TASK:
Reproduce the entries. Match every word.

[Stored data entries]
+-------+

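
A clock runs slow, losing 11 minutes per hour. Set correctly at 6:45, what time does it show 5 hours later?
For every 60 true minutes, the faulty clock advances 60 - 11 = 49 minutes.
True elapsed: 5 hours = 300 minutes.
Faulty clock advances: 300 x 49/60 = 245 minutes (drift: 55 minutes behind).
Shown time: 6:45 + 245 minutes = 10:50.

Final answer: 10:50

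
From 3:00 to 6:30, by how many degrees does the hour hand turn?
The hour hand moves 0.5 degrees per minute.
Time elapsed: 6:30 - 3:00 = 210 minutes
Angular displacement: 210 x 0.5 = 105 degrees

Final answer: 105 degrees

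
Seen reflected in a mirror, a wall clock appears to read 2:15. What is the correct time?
Reflection across the vertical (12-6) axis maps a hand at angle A degrees to (360 - A) degrees, which sends a reading of T minutes past 12:00 to (720 - T) minutes past 12:00.
Mirror reads 2:15 = 135 minutes past 12:00.
Actual time: (720 - 135) mod 720 = 585 minutes = 9:45.

Final answer: 9:45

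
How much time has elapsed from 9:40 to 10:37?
From 9:40 to 10:37:
(10 x 60 + 37) - (9 x 60 + 40) = 637 - 580 = 57 minutes
= 57 minutes

Final answer: 57 minutes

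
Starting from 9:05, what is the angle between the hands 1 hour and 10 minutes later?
First find the time 1 hour and 10 minutes after 9:05.
Total minutes: 9 x 60 + 5 + 1 x 60 + 10 = 615.
615 mod 720 = 615 minutes = 10:15.
Now compute the angle at 10:15:
Hour hand: 10 x 30 + 15 x 0.5 = 307.5 degrees
Minute hand: 15 x 6 = 90 degrees
Difference: |307.5 - 90| = 217.5 degrees
Smaller angle: 360 - 217.5 = 142.5 degrees

Final answer: 142.5 degrees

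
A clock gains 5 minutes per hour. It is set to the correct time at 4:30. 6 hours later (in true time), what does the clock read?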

+-------+

OUTPUT FOR THIS TASK:
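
A clock runs slow, losing 11 minutes per hour. Set correctly at 6:45, what time does it show 5 hours later?
For every 60 true minutes, the faulty clock advances 60 - 11 = 49 minutes.
True elapsed: 5 hours = 300 minutes.
Faulty clock advances: 300 x 49/60 = 245 minutes (drift: 55 minutes behind).
Shown time: 6:45 + 245 minutes = 10:50.

Final answer: 10:50

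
From 3:00 to 6:30, by how many degrees does the hour hand turn?
The hour hand moves 0.5 degrees per minute.
Time elapsed: 6:30 - 3:00 = 210 minutes
Angular displacement: 210 x 0.5 = 105 degrees

Final answer: 105 degrees

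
Seen reflected in a mirror, a wall clock appears to read 2:15. What is the correct time?
Reflection across the vertical (12-6) axis maps a hand at angle A degrees to (360 - A) degrees, which sends a reading of T minutes past 12:00 to (720 - T) minutes past 12:00.
Mirror reads 2:15 = 135 minutes past 12:00.
Actual time: (720 - 135) mod 720 = 585 minutes = 9:45.

Final answer: 9:45

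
How much time has elapsed from 9:40 to 10:37?
From 9:40 to 10:37:
(10 x 60 + 37) - (9 x 60 + 40) = 637 - 580 = 57 minutes
= 57 minutes

Final answer: 57 minutes

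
Starting from 9:05, what is the angle between the hands 1 hour and 10 minutes later?
First find the time 1 hour and 10 minutes after 9:05.
Total minutes: 9 x 60 + 5 + 1 x 60 + 10 = 615.
615 mod 720 = 615 minutes = 10:15.
Now compute the angle at 10:15:
Hour hand: 10 x 30 + 15 x 0.5 = 307.5 degrees
Minute hand: 15 x 6 = 90 degrees
Difference: |307.5 - 90| = 217.5 degrees
Smaller angle: 360 - 217.5 = 142.5 degrees

Final answer: 142.5 degrees

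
A clock gains 5 minutes per hour. It is set to the correct time at 4:30. 6 hours later (in true time), what does the clock read?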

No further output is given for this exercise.